- [EXERCISE OBJECTIVE]: For this exercise, repeat each entry exactly as written.

- [DATA LISTING]:
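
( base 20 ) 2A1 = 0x3e9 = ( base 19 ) 2ED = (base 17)37F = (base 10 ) 1001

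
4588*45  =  206460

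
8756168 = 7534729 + 1221439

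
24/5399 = 24/5399 = 0.00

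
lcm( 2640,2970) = 23760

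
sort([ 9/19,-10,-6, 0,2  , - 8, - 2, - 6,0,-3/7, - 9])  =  [ - 10, - 9,-8, - 6, - 6,-2, - 3/7,0,0,9/19,2]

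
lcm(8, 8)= 8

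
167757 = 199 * 843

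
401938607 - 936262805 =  - 534324198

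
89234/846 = 105+202/423 = 105.48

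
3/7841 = 3/7841 = 0.00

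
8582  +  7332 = 15914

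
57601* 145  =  8352145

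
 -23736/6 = -3956=- 3956.00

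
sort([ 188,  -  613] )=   [ - 613, 188 ] 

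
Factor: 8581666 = 2^1*4290833^1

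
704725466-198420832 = 506304634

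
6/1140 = 1/190 = 0.01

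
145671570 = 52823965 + 92847605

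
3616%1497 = 622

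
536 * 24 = 12864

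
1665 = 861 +804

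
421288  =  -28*(- 15046)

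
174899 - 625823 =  - 450924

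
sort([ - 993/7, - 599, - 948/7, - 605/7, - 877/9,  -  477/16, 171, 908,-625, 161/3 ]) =[ - 625,-599 , - 993/7, -948/7, - 877/9,-605/7, - 477/16 , 161/3, 171, 908 ] 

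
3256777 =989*3293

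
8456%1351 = 350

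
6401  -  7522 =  - 1121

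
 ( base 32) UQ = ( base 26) 1bo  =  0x3da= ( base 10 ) 986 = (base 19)2dh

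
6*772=4632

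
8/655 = 8/655 = 0.01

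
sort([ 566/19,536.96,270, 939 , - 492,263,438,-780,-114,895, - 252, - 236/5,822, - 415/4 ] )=[ - 780, - 492, - 252, - 114,-415/4 , - 236/5,566/19,  263,270,438, 536.96  ,  822 , 895,939]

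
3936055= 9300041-5363986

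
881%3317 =881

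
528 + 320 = 848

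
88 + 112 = 200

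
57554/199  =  289 + 43/199=289.22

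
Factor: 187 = 11^1*17^1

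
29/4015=29/4015 = 0.01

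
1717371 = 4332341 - 2614970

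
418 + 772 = 1190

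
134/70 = 1+32/35 = 1.91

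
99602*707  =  70418614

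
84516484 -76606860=7909624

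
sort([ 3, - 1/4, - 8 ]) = [-8, - 1/4,3 ] 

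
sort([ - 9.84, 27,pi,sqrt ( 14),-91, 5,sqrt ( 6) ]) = [ -91, -9.84, sqrt (6 ),  pi, sqrt(14),5,27] 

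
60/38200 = 3/1910 = 0.00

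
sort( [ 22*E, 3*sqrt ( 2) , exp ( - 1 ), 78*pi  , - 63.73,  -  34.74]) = [ - 63.73,  -  34.74,exp( - 1) , 3*sqrt ( 2) , 22*E,78*pi ]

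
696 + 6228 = 6924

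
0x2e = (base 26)1k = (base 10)46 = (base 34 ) 1C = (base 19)28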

- [REPLY]:
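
( base 20 ) 2A1 = 0x3e9 = ( base 19 ) 2ED = (base 17)37F = (base 10 ) 1001

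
4588*45  =  206460

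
8756168 = 7534729 + 1221439

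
24/5399 = 24/5399 = 0.00

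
lcm( 2640,2970) = 23760

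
sort([ 9/19,-10,-6, 0,2  , - 8, - 2, - 6,0,-3/7, - 9])  =  [ - 10, - 9,-8, - 6, - 6,-2, - 3/7,0,0,9/19,2]

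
lcm(8, 8)= 8

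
167757 = 199 * 843

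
401938607 - 936262805 =  - 534324198

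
89234/846 = 105+202/423 = 105.48

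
3/7841 = 3/7841 = 0.00

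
8582  +  7332 = 15914

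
57601* 145  =  8352145

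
 -23736/6 = -3956=- 3956.00

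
sort([ 188,  -  613] )=   [ - 613, 188 ] 

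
Factor: 8581666 = 2^1*4290833^1

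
704725466-198420832 = 506304634

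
6/1140 = 1/190 = 0.01

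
145671570 = 52823965 + 92847605

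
3616%1497 = 622

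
536 * 24 = 12864

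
1665 = 861 +804

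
421288  =  -28*(- 15046)

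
174899 - 625823 =  - 450924

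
sort([ - 993/7, - 599, - 948/7, - 605/7, - 877/9,  -  477/16, 171, 908,-625, 161/3 ]) =[ - 625,-599 , - 993/7, -948/7, - 877/9,-605/7, - 477/16 , 161/3, 171, 908 ] 

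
3256777 =989*3293

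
8456%1351 = 350

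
6401  -  7522 =  - 1121

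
 ( base 32) UQ = ( base 26) 1bo  =  0x3da= ( base 10 ) 986 = (base 19)2dh

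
6*772=4632

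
8/655 = 8/655 = 0.01

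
sort([ 566/19,536.96,270, 939 , - 492,263,438,-780,-114,895, - 252, - 236/5,822, - 415/4 ] )=[ - 780, - 492, - 252, - 114,-415/4 , - 236/5,566/19,  263,270,438, 536.96  ,  822 , 895,939]

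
3936055= 9300041-5363986

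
881%3317 =881

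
528 + 320 = 848

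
88 + 112 = 200

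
57554/199  =  289 + 43/199=289.22

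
Factor: 187 = 11^1*17^1

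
29/4015=29/4015 = 0.01

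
1717371 = 4332341 - 2614970

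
418 + 772 = 1190

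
134/70 = 1+32/35 = 1.91

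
99602*707  =  70418614

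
84516484 -76606860=7909624

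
sort([ 3, - 1/4, - 8 ]) = [-8, - 1/4,3 ] 

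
sort([ - 9.84, 27,pi,sqrt ( 14),-91, 5,sqrt ( 6) ]) = [ -91, -9.84, sqrt (6 ),  pi, sqrt(14),5,27] 

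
60/38200 = 3/1910 = 0.00

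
sort( [ 22*E, 3*sqrt ( 2) , exp ( - 1 ), 78*pi  , - 63.73,  -  34.74]) = [ - 63.73,  -  34.74,exp( - 1) , 3*sqrt ( 2) , 22*E,78*pi ]

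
696 + 6228 = 6924

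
0x2e = (base 26)1k = (base 10)46 = (base 34 ) 1C = (base 19)28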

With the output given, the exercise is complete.